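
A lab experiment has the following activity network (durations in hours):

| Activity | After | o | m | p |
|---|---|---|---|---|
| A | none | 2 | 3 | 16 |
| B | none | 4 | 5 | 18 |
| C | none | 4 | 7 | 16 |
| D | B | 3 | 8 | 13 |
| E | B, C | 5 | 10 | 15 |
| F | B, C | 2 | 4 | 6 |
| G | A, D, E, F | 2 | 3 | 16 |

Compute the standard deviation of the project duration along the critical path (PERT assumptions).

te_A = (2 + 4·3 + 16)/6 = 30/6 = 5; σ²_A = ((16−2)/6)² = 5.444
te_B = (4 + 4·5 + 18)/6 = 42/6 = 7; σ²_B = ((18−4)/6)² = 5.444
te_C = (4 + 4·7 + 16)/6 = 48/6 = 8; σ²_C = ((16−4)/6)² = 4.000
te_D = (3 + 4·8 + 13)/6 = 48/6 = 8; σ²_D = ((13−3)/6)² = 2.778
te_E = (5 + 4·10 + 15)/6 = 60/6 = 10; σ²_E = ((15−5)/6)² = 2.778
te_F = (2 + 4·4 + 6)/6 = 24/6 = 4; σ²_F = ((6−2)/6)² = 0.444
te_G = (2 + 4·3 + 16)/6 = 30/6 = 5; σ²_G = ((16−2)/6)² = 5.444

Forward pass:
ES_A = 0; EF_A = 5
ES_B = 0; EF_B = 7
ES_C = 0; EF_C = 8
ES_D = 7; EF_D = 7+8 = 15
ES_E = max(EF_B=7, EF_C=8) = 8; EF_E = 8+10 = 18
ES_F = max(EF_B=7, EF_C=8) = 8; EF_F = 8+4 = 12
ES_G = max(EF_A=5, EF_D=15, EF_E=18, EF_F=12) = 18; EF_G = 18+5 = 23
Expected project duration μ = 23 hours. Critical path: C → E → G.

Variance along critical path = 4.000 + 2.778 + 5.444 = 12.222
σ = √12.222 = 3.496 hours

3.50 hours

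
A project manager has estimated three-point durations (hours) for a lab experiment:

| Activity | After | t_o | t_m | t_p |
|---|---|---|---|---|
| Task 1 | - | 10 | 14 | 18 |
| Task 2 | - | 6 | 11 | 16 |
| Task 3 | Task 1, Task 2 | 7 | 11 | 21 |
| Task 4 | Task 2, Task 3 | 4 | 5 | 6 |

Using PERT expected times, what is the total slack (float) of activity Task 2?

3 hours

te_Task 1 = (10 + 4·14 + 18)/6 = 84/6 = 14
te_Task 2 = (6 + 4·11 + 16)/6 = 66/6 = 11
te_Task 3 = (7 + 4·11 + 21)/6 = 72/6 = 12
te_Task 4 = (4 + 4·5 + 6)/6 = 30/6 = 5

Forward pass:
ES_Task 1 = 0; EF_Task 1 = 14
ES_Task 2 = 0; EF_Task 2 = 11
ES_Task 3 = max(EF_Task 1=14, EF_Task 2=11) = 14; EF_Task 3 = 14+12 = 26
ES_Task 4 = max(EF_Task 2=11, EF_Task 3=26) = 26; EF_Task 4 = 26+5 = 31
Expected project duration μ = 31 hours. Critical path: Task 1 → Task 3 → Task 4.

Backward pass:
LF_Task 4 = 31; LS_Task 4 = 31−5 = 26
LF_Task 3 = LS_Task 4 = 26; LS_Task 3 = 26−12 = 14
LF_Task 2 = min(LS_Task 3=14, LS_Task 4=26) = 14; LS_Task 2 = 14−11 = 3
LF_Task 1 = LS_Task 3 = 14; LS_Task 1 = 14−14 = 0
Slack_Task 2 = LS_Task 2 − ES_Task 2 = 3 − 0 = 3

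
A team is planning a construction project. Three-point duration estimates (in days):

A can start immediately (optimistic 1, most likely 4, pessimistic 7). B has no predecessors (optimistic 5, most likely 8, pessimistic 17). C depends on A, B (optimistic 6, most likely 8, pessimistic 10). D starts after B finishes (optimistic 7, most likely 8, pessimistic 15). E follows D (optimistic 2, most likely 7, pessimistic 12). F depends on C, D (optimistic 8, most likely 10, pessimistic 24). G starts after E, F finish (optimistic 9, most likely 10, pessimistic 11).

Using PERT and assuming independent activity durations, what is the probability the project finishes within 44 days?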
----
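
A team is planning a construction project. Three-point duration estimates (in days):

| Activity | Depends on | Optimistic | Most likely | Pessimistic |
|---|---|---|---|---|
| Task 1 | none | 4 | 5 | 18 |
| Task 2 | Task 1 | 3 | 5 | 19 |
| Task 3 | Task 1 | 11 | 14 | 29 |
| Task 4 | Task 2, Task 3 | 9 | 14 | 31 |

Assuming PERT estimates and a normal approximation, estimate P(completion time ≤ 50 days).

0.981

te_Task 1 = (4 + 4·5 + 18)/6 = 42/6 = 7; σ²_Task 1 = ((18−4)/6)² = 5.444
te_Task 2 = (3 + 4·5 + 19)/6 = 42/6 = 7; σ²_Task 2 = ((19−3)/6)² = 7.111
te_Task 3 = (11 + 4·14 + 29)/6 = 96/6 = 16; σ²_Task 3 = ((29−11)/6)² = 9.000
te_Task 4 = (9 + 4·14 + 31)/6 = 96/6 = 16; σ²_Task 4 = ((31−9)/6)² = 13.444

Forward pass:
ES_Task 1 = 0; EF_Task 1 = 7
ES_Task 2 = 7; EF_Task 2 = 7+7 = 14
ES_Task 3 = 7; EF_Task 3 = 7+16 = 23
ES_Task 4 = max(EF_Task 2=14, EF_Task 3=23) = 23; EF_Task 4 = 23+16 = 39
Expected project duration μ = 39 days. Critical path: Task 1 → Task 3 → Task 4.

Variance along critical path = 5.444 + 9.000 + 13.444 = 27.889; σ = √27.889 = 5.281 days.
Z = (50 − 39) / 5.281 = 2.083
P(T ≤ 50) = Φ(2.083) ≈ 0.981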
----
**Task directions:** Lines of the listing that include the string "durations" are to be counted; state that count alone.

**Solution for this problem:** 3